* **Task to complete**
Repeat only the lines below from the one containing "How early, in" through the one containing "Activities may proceed", inclusive, exactly as written.

#### Supplied information ####

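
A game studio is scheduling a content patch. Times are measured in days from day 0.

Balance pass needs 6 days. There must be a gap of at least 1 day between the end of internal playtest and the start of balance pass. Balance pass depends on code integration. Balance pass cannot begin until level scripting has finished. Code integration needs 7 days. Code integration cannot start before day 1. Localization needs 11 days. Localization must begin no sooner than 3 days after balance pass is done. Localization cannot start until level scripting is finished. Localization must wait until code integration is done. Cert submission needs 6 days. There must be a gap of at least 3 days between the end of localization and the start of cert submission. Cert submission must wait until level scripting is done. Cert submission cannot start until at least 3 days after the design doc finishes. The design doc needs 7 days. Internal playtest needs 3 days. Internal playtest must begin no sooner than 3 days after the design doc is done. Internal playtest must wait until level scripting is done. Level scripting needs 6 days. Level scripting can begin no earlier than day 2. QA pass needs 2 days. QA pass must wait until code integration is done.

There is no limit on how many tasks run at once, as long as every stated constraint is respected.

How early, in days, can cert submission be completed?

After its own release at day 1, code integration can start at day 1 and finishes at day 8.
Level scripting cannot begin until its own release at day 2. It runs from day 2 to 2 + 6 = day 8.
The design doc can start immediately at day 0; it finishes at day 7.
Internal playtest needs all of the design doc (finishes day 7, plus 3-day gap → day 10); level scripting (finishes day 8). That puts its earliest start at day 10; it finishes at 10 + 3 = day 13.
Balance pass has to wait for internal playtest (finishes day 13, plus 1-day gap → day 14); code integration (finishes day 8); level scripting (finishes day 8). The latest of these is day 14, so balance pass runs day 14 to 14 + 6 = day 20.
Localization needs all of balance pass (finishes day 20, plus 3-day gap → day 23); level scripting (finishes day 8); code integration (finishes day 8). That puts its earliest start at day 23; it finishes at 23 + 11 = day 34.
For cert submission: localization (finishes day 34, plus 3-day gap → day 37); level scripting (finishes day 8); the design doc (finishes day 7, plus 3-day gap → day 10). Taking the maximum gives a start of day 37, and it finishes at 37 + 6 = day 43.

43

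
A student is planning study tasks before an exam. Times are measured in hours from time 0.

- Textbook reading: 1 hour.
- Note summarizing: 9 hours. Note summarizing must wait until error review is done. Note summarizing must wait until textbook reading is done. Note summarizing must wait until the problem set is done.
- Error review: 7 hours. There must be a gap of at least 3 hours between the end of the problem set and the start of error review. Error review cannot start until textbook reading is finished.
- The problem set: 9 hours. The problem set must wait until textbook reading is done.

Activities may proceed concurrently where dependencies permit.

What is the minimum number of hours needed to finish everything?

Textbook reading has no prerequisites, so it starts at hour 0 and finishes at hour 1.
The problem set cannot begin until textbook reading (finishes hour 1). It runs from hour 1 to 1 + 9 = hour 10.
Error review needs all of the problem set (finishes hour 10, plus 3-hour gap → hour 13); textbook reading (finishes hour 1). That puts its earliest start at hour 13; it finishes at 13 + 7 = hour 20.
Note summarizing cannot start until error review (finishes hour 20); textbook reading (finishes hour 1); the problem set (finishes hour 10). The controlling bound is hour 20, so note summarizing finishes at 20 + 9 = hour 29.
All tasks are finished once the last one completes. Finish times: Textbook reading at 1, The problem set at 10, Error review at 20, Note summarizing at 29. The latest is hour 29.

29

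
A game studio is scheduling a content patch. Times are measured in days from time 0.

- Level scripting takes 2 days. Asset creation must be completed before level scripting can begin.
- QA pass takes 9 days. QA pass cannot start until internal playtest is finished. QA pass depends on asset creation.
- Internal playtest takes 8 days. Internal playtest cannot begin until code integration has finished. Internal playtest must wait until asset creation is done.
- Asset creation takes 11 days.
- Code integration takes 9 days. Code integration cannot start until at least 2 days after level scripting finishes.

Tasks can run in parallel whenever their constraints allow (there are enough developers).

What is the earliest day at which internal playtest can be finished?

32

Nothing blocks asset creation, so it runs from day 0 to day 11.
After asset creation (finishes day 11), level scripting can start at day 11 and finishes at day 13.
After level scripting (finishes day 13, plus 2-day gap → day 15), code integration can start at day 15 and finishes at day 24.
For internal playtest: code integration (finishes day 24); asset creation (finishes day 11). Taking the maximum gives a start of day 24, and it finishes at 24 + 8 = day 32.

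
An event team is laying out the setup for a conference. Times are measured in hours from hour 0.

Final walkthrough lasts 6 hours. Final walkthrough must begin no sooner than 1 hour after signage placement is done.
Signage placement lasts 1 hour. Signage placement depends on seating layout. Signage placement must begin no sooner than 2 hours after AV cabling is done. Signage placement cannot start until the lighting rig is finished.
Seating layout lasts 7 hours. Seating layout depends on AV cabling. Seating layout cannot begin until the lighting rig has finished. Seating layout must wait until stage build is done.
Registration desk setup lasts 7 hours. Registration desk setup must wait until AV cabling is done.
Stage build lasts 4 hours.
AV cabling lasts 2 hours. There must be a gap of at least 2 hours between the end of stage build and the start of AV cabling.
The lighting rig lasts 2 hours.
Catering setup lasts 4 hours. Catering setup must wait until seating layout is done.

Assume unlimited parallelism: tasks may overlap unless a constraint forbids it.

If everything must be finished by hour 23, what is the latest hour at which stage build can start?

0

To finish by hour 23, final walkthrough (duration 6) must start no later than hour 17.
Since final walkthrough (must start by hour 17, minus 1-hour gap → hour 16) depends on it, signage placement must finish by hour 16. Backing off its 1-hour duration gives a latest start of hour 15.
To finish by hour 23, catering setup (duration 4) must start no later than hour 19.
Seating layout feeds signage placement (must start by hour 15); catering setup (must start by hour 19). Taking the minimum, seating layout must finish by hour 15 and start by 15 − 7 = hour 8.
Registration desk setup must finish by hour 23; it takes 7 hours, so it must start by 23 − 7 = hour 16.
AV cabling must finish in time for seating layout (must start by hour 8); registration desk setup (must start by hour 16); signage placement (must start by hour 15, minus 2-hour gap → hour 13). The tightest is hour 8, so AV cabling must start by 8 − 2 = hour 6.
For stage build: AV cabling (must start by hour 6, minus 2-hour gap → hour 4); seating layout (must start by hour 8). The most restrictive is hour 4; with a 4-hour duration, stage build must start by hour 0.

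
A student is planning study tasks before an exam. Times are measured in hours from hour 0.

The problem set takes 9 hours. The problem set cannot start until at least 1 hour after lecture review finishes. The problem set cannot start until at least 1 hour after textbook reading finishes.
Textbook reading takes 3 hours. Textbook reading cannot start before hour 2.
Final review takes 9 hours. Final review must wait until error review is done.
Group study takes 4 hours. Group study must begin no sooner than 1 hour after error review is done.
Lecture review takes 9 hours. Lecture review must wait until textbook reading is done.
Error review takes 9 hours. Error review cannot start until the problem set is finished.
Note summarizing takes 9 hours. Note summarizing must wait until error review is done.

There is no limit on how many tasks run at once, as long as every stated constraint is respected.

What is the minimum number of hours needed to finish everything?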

####

* **Reply**
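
How early, in days, can cert submission be completed?

After its own release at day 1, code integration can start at day 1 and finishes at day 8.
Level scripting cannot begin until its own release at day 2. It runs from day 2 to 2 + 6 = day 8.
The design doc can start immediately at day 0; it finishes at day 7.
Internal playtest needs all of the design doc (finishes day 7, plus 3-day gap → day 10); level scripting (finishes day 8). That puts its earliest start at day 10; it finishes at 10 + 3 = day 13.
Balance pass has to wait for internal playtest (finishes day 13, plus 1-day gap → day 14); code integration (finishes day 8); level scripting (finishes day 8). The latest of these is day 14, so balance pass runs day 14 to 14 + 6 = day 20.
Localization needs all of balance pass (finishes day 20, plus 3-day gap → day 23); level scripting (finishes day 8); code integration (finishes day 8). That puts its earliest start at day 23; it finishes at 23 + 11 = day 34.
For cert submission: localization (finishes day 34, plus 3-day gap → day 37); level scripting (finishes day 8); the design doc (finishes day 7, plus 3-day gap → day 10). Taking the maximum gives a start of day 37, and it finishes at 37 + 6 = day 43.

43

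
A student is planning study tasks before an exam. Times are measured in hours from time 0.

- Textbook reading: 1 hour.
- Note summarizing: 9 hours. Note summarizing must wait until error review is done. Note summarizing must wait until textbook reading is done. Note summarizing must wait until the problem set is done.
- Error review: 7 hours. There must be a gap of at least 3 hours between the end of the problem set and the start of error review. Error review cannot start until textbook reading is finished.
- The problem set: 9 hours. The problem set must wait until textbook reading is done.

Activities may proceed concurrently where dependencies permit.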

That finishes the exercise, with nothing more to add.